What you have to do: Return every line from the one with "In a village" through the one with "Each player receives", inclusive, exactly as it appears below.

_ _ _ _ _ _ _

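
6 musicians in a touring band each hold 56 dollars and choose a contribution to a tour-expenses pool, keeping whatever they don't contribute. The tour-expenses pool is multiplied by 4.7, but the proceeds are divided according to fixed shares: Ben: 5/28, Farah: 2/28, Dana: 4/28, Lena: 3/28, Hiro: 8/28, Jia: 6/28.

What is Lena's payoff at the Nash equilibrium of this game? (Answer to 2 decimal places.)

For player j, contributing a unit is worthwhile iff 4.7 × (j's share) ≥ 1, i.e. iff j's share is at least 0.2128.
Hiro and Jia clear that bar, contributing 56 each; the remaining 4 contribute 0. Total contributed: 112.
Lena keeps 56 and receives 4.7 × 112 × 3/28 = 56.40 from the tour-expenses pool, for a payoff of 112.40.

112.40 dollars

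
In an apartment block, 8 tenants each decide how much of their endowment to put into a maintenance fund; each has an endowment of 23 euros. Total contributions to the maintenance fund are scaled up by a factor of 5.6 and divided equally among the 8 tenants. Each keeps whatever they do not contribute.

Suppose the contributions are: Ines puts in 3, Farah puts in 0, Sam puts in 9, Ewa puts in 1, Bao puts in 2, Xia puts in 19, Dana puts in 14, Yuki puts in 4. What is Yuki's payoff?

Total contributed: 3 + 0 + 9 + 1 + 2 + 19 + 14 + 4 = 52.
Each receives 5.6 × 52 / 8 = 36.40 from the maintenance fund.
Yuki keeps 23 − 4 = 19, so Yuki's payoff is 19 + 36.40 = 55.40.

55.40 euros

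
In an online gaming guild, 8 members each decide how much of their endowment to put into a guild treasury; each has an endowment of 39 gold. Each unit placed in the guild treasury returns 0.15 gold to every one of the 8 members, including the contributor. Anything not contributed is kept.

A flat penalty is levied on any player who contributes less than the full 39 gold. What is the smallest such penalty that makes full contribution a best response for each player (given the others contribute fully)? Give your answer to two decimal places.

Given the others contribute fully, the best deviation is to contribute 0 (any partial contribution still incurs the fine and gives up units whose private return 0.15 is below 1).
Deviating from 39 to 0 saves 39 gold but forfeits the deviator's share of the drop in the guild treasury: 0.15 × 39 = 5.85.
So the deviation gain is 39 − 5.85 = 33.15, and the fine must be at least 33.15 gold to wipe it out.

33.15 gold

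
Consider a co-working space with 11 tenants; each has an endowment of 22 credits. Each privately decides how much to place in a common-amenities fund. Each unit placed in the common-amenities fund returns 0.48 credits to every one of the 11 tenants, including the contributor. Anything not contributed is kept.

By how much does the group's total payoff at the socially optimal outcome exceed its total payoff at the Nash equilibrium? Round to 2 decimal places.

1035.76 credits

The private return per contributed unit is 0.48 < 1, so contributing 0 is dominant for every player. At the Nash equilibrium everyone keeps their 22, and the group total is 11 × 22 = 242.
Each contributed unit returns 5.280 to the group as a whole (0.48 to each of 11 players), which exceeds 1, so the social optimum is full contribution: group total = 5.280 × 242 = 1277.76.
Efficiency loss = 1277.76 − 242 = 1035.76.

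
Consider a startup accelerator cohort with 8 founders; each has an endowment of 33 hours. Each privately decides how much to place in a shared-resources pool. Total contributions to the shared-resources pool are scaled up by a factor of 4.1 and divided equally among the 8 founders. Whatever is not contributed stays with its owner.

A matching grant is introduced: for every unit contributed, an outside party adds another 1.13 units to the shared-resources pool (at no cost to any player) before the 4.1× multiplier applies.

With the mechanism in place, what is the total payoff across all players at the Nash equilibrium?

2305.51 hours

The effective private return per unit is now 4.1 × 2.13 / 8 = 1.0916 > 1, so every player's dominant strategy flips to full contribution.
At the Nash equilibrium everyone contributes 33. Group total payoff = 4.1 × 2.13 × 264 = 2305.51.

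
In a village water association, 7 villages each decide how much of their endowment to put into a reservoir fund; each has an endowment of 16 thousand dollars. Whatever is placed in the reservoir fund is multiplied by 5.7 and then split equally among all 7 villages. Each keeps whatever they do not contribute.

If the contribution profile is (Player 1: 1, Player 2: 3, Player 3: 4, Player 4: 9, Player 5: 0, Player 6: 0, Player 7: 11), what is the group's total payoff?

243.60 thousand dollars

Total contributed: 1 + 3 + 4 + 9 + 0 + 0 + 11 = 28; total kept: 7 × 16 − 28 = 84.
The reservoir fund pays out 5.7 × 28 = 159.60 in aggregate.
Group total = 84 + 159.60 = 243.60.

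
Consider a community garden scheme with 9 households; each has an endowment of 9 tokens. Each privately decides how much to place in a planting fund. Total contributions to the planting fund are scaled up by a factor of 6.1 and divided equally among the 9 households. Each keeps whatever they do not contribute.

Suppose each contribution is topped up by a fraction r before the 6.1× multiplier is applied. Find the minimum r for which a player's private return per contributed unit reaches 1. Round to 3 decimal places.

0.475

With matching at rate r, one contributed unit becomes (1 + r) in the planting fund and returns 6.1 × (1 + r) / 9 to the contributor.
Setting this equal to 1: 1 + r = 9/6.1 = 1.4754.
So the minimum matching rate is r = 1.4754 − 1 = 0.475.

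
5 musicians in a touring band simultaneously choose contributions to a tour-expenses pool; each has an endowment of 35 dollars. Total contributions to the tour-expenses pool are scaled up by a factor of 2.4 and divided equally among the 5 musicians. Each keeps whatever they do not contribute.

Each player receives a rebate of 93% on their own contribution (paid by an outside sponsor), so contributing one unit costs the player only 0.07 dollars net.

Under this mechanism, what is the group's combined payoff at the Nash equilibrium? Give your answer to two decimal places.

The effective private return per unit is now (2.4/5) / 0.07 = 6.8571 > 1, so every player's dominant strategy flips to full contribution.
So the Nash equilibrium is full contribution by all 5; the group earns 5 × (35 × 0.93 + 2.4 × 35) = 582.75.

582.75 dollars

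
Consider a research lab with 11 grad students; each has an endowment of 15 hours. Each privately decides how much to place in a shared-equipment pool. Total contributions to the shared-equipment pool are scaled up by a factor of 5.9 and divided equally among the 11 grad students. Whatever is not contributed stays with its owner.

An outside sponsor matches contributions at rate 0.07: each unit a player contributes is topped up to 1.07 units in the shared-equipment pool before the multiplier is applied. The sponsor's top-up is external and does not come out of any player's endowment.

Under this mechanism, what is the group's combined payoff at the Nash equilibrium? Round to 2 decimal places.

165.00 hours

The effective private return is 5.9 × 1.07 / 11 = 0.5739, which is still under 1, so the mechanism doesn't change anyone's dominant strategy: zero contribution.
At the Nash equilibrium no one contributes; group total payoff = 11 × 15 = 165.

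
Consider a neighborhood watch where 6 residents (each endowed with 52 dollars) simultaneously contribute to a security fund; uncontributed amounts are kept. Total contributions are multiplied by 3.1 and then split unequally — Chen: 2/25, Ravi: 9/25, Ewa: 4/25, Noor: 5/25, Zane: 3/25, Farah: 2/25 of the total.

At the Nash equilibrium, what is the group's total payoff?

Each unit j contributes comes back to j as 3.1 × (j's share), so j prefers to contribute only if that share exceeds 1/3.1 = 0.3226; otherwise keeping the unit dominates.
Ravi alone (share 9/25) is above the threshold, contributing 52; the remaining 5 contribute 0. Total contributed: 52.
The security fund pays out 3.1 × 52 = 161.20 in total (split across the unequal shares, but the aggregate is all that matters for the group sum).
The 5 free-riders keep 52 each, adding 260. Group total = 260 + 161.20 = 421.20.

421.20 dollars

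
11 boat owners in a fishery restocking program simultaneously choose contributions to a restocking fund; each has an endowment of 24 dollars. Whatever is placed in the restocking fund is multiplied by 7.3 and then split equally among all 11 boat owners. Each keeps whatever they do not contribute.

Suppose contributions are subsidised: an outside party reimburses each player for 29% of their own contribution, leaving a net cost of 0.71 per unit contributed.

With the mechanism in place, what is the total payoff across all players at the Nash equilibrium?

Even with the mechanism, each unit contributed returns only (7.3/11) / 0.71 = 0.9347 per unit of net cost, so contributing nothing is still dominant.
At the Nash equilibrium no one contributes; group total payoff = 11 × 24 = 264.

264.00 dollars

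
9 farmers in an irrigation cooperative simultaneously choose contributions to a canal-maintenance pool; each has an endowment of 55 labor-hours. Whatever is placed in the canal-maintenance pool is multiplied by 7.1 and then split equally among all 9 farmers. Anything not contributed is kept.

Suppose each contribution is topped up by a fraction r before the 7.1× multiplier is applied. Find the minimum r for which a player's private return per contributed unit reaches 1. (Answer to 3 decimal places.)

With matching at rate r, one contributed unit becomes (1 + r) in the canal-maintenance pool and returns 7.1 × (1 + r) / 9 to the contributor.
Setting this equal to 1: 1 + r = 9/7.1 = 1.2676.
So the minimum matching rate is r = 1.2676 − 1 = 0.268.

0.268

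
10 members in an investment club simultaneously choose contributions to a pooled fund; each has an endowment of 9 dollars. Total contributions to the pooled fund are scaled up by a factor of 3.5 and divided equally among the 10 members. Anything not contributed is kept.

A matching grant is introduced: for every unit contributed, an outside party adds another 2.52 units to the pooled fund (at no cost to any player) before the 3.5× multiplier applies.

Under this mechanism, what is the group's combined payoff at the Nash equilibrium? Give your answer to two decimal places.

The effective private return per unit is now 3.5 × 3.52 / 10 = 1.2320 > 1, so every player's dominant strategy flips to full contribution.
So the Nash equilibrium is full contribution by all 10; the group earns 3.5 × 3.52 × 90 = 1108.80.

1108.80 dollars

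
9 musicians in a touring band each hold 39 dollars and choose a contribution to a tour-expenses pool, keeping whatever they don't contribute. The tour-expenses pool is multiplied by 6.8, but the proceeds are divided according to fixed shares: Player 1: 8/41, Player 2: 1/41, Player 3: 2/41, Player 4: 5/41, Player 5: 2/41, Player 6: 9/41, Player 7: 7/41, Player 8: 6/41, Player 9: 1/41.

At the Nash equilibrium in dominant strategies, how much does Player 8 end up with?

155.43 dollars

Each unit j contributes comes back to j as 6.8 × (j's share), so j prefers to contribute only if that share exceeds 1/6.8 = 0.1471; otherwise keeping the unit dominates.
Player 1, Player 6 and Player 7 are above the threshold, contributing 39 each; the remaining 6 contribute 0. Total contributed: 117.
Player 8 keeps 39 and receives 6.8 × 117 × 6/41 = 116.43 from the tour-expenses pool, for a payoff of 155.43.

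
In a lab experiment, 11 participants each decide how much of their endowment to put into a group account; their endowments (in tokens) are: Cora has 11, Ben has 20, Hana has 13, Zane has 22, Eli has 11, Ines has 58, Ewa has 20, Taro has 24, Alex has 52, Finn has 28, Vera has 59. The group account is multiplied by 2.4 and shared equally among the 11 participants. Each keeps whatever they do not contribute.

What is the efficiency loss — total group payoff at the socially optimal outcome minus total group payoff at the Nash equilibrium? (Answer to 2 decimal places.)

The private return per contributed unit is 2.4/11 = 0.2182 < 1 for every player regardless of endowment, so the Nash equilibrium is zero contribution and the group total is Σ E_j = 11 + 20 + 13 + 22 + 11 + 58 + 20 + 24 + 52 + 28 + 59 = 318.
Each contributed unit returns 2.400 to the group, so the social optimum is full contribution by everyone: group total = 2.400 × 318 = 763.20.
Efficiency loss = (2.400 − 1) × 318 = 445.20.

445.20 tokens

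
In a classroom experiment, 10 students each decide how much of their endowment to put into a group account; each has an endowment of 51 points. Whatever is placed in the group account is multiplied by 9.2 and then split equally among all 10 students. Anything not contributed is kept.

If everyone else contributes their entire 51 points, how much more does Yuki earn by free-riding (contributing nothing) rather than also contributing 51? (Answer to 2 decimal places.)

4.08 points

Switching from a contribution of 51 to 0 lets Yuki keep an extra 51 points, but lowers the group account by 51, which costs Yuki their own share of that drop: 9.2/10 × 51 = 46.92.
Net gain = 51 − 46.92 = 4.08. The private return per contributed unit (0.9200) is below 1, so free-riding is indeed the best response regardless of what the others do.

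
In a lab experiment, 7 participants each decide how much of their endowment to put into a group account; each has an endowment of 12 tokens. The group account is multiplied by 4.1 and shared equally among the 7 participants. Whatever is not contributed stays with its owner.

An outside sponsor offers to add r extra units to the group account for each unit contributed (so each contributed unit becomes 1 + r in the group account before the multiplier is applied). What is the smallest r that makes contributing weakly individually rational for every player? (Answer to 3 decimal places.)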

_ _ _ _ _ _ _

Written reply:
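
In a village water association, 7 villages each decide how much of their endowment to put into a reservoir fund; each has an endowment of 16 thousand dollars. Whatever is placed in the reservoir fund is multiplied by 5.7 and then split equally among all 7 villages. Each keeps whatever they do not contribute.

If the contribution profile is (Player 1: 1, Player 2: 3, Player 3: 4, Player 4: 9, Player 5: 0, Player 6: 0, Player 7: 11), what is the group's total payoff?

243.60 thousand dollars

Total contributed: 1 + 3 + 4 + 9 + 0 + 0 + 11 = 28; total kept: 7 × 16 − 28 = 84.
The reservoir fund pays out 5.7 × 28 = 159.60 in aggregate.
Group total = 84 + 159.60 = 243.60.

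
Consider a community garden scheme with 9 households; each has an endowment of 9 tokens. Each privately decides how much to place in a planting fund. Total contributions to the planting fund are scaled up by a factor of 6.1 and divided equally among the 9 households. Each keeps whatever they do not contribute.

Suppose each contribution is topped up by a fraction r before the 6.1× multiplier is applied. Find the minimum r for which a player's private return per contributed unit reaches 1. Round to 3 decimal places.

0.475

With matching at rate r, one contributed unit becomes (1 + r) in the planting fund and returns 6.1 × (1 + r) / 9 to the contributor.
Setting this equal to 1: 1 + r = 9/6.1 = 1.4754.
So the minimum matching rate is r = 1.4754 − 1 = 0.475.

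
5 musicians in a touring band simultaneously choose contributions to a tour-expenses pool; each has an endowment of 35 dollars. Total contributions to the tour-expenses pool are scaled up by a factor of 2.4 and divided equally among the 5 musicians. Each keeps whatever they do not contribute.

Each player receives a rebate of 93% on their own contribution (paid by an outside sponsor), so contributing one unit costs the player only 0.07 dollars net.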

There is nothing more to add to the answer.